■ Work task
Exact copies of all the entries below are expected in the answer.

________________________

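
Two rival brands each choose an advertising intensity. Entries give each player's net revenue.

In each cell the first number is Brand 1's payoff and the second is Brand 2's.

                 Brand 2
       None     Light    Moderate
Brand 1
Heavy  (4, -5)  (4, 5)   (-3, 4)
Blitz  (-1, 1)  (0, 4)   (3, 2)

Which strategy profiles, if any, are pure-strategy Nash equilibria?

Brand 1 against None: payoffs 4, -1 → best response Heavy.
Brand 1 against Light: payoffs 4, 0 → best response Heavy.
Brand 1 against Moderate: payoffs -3, 3 → best response Blitz.
Brand 2 against Heavy: payoffs -5, 5, 4 → best response Light.
Brand 2 against Blitz: payoffs 1, 4, 2 → best response Light.
Mutual best responses: (Heavy, Light).

(Heavy, Light)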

________________________

■ Task result
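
Two rival brands each choose an advertising intensity. Entries give each player's net revenue.

In each cell the first number is Brand 1's payoff and the second is Brand 2's.

                 Brand 2
       None     Light    Moderate
Brand 1
Heavy  (4, -5)  (4, 5)   (-3, 4)
Blitz  (-1, 1)  (0, 4)   (3, 2)

Which strategy profiles, if any, are pure-strategy Nash equilibria?

Brand 1 against None: payoffs 4, -1 → best response Heavy.
Brand 1 against Light: payoffs 4, 0 → best response Heavy.
Brand 1 against Moderate: payoffs -3, 3 → best response Blitz.
Brand 2 against Heavy: payoffs -5, 5, 4 → best response Light.
Brand 2 against Blitz: payoffs 1, 4, 2 → best response Light.
Mutual best responses: (Heavy, Light).

(Heavy, Light)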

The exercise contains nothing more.